* YOUR GOAL *
Here the whole listing must be retyped exactly, with no line omitted.

------------------------------

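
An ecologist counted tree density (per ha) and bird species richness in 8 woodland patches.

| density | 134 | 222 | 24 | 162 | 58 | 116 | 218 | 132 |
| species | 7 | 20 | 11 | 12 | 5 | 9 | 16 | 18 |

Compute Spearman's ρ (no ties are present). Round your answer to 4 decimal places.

Rank density: 5, 8, 1, 6, 2, 3, 7, 4
Rank species: 2, 8, 4, 5, 1, 3, 6, 7
d = rank(density) − rank(species): 3, 0, -3, 1, 1, 0, 1, -3; Σd² = 30
ρ = 1 − 6Σd² / [n(n²−1)] = 1 − 6×30 / (8×63) = 1 − 180/504 ≈ 0.6429

0.6429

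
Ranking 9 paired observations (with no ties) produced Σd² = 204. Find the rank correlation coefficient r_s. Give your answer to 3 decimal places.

-0.700

ρ = 1 − 6Σd² / [n(n²−1)] = 1 − 6×204 / (9×80)
  = 1 − 1224/720 = 1 − 1.7000 ≈ -0.700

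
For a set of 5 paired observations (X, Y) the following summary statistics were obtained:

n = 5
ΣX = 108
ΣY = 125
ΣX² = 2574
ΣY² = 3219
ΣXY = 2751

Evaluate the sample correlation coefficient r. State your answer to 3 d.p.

r = (nΣXY − ΣXΣY) / √[(nΣX² − (ΣX)²)(nΣY² − (ΣY)²)]
Numerator: 5×2751 − 108×125 = 255
Denominator: √[(12870 − 11664)(16095 − 15625)] = √[1206 × 470] = 752.8745
r = 255 / 752.8745 ≈ 0.339

0.339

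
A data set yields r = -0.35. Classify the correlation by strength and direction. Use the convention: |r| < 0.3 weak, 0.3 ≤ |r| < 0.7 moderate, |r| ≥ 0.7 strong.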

------------------------------

* SOLUTION TO THIS TASK *
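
An ecologist counted tree density (per ha) and bird species richness in 8 woodland patches.

| density | 134 | 222 | 24 | 162 | 58 | 116 | 218 | 132 |
| species | 7 | 20 | 11 | 12 | 5 | 9 | 16 | 18 |

Compute Spearman's ρ (no ties are present). Round your answer to 4 decimal places.

Rank density: 5, 8, 1, 6, 2, 3, 7, 4
Rank species: 2, 8, 4, 5, 1, 3, 6, 7
d = rank(density) − rank(species): 3, 0, -3, 1, 1, 0, 1, -3; Σd² = 30
ρ = 1 − 6Σd² / [n(n²−1)] = 1 − 6×30 / (8×63) = 1 − 180/504 ≈ 0.6429

0.6429

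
Ranking 9 paired observations (with no ties) produced Σd² = 204. Find the rank correlation coefficient r_s. Give your answer to 3 decimal places.

-0.700

ρ = 1 − 6Σd² / [n(n²−1)] = 1 − 6×204 / (9×80)
  = 1 − 1224/720 = 1 − 1.7000 ≈ -0.700

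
For a set of 5 paired observations (X, Y) the following summary statistics were obtained:

n = 5
ΣX = 108
ΣY = 125
ΣX² = 2574
ΣY² = 3219
ΣXY = 2751

Evaluate the sample correlation coefficient r. State your answer to 3 d.p.

r = (nΣXY − ΣXΣY) / √[(nΣX² − (ΣX)²)(nΣY² − (ΣY)²)]
Numerator: 5×2751 − 108×125 = 255
Denominator: √[(12870 − 11664)(16095 − 15625)] = √[1206 × 470] = 752.8745
r = 255 / 752.8745 ≈ 0.339

0.339

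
A data set yields r = -0.35. Classify the correlation by strength and direction. Use the convention: |r| < 0.3 weak, 0.3 ≤ |r| < 0.7 moderate, |r| ≥ 0.7 strong.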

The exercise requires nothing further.